Start of Block

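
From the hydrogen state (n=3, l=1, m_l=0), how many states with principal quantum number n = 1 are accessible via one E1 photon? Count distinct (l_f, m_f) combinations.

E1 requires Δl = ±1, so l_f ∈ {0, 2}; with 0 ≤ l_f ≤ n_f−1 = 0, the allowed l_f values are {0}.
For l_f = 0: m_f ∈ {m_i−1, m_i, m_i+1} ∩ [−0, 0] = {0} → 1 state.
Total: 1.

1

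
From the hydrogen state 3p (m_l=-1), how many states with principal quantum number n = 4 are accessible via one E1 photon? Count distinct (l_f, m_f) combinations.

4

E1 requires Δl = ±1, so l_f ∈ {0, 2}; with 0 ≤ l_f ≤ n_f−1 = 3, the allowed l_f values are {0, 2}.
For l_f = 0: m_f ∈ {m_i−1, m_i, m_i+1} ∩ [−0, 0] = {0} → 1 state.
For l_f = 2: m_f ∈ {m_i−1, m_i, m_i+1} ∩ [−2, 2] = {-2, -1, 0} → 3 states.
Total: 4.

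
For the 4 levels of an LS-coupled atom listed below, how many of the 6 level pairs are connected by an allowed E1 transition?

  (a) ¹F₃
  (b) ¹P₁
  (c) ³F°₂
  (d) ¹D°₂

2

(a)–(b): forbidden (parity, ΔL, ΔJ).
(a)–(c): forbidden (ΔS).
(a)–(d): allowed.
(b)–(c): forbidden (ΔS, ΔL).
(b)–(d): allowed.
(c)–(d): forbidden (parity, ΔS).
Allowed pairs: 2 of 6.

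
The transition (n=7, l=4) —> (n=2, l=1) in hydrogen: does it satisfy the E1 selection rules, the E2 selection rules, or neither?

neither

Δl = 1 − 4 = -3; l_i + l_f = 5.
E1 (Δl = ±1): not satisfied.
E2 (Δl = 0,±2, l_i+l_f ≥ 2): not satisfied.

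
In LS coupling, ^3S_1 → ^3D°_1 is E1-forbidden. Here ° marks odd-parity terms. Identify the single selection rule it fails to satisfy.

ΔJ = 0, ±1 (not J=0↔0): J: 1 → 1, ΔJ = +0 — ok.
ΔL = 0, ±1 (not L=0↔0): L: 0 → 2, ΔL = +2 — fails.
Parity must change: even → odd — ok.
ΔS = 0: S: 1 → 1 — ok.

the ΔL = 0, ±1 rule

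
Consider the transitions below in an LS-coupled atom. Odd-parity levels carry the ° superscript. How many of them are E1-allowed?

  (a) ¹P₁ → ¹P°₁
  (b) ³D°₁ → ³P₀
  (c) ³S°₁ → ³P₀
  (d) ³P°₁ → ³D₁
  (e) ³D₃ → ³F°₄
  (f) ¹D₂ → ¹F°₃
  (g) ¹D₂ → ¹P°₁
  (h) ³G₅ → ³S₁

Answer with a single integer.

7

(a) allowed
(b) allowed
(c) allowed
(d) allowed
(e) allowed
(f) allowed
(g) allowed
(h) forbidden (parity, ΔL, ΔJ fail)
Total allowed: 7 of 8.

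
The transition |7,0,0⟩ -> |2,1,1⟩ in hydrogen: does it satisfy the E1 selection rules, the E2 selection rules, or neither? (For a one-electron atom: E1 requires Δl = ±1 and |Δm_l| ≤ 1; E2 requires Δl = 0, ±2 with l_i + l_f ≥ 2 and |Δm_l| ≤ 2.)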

End of Block

◆ **Problem requirements**
Above are the records; copy every line in them that holds the word "atom".

◆ **Response to this exercise**
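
For the 4 levels of an LS-coupled atom listed below, how many of the 6 level pairs are connected by an allowed E1 transition?
Consider the transitions below in an LS-coupled atom. Odd-parity levels carry the ° superscript. How many of them are E1-allowed?
The transition |7,0,0⟩ -> |2,1,1⟩ in hydrogen: does it satisfy the E1 selection rules, the E2 selection rules, or neither? (For a one-electron atom: E1 requires Δl = ±1 and |Δm_l| ≤ 1; E2 requires Δl = 0, ±2 with l_i + l_f ≥ 2 and |Δm_l| ≤ 2.)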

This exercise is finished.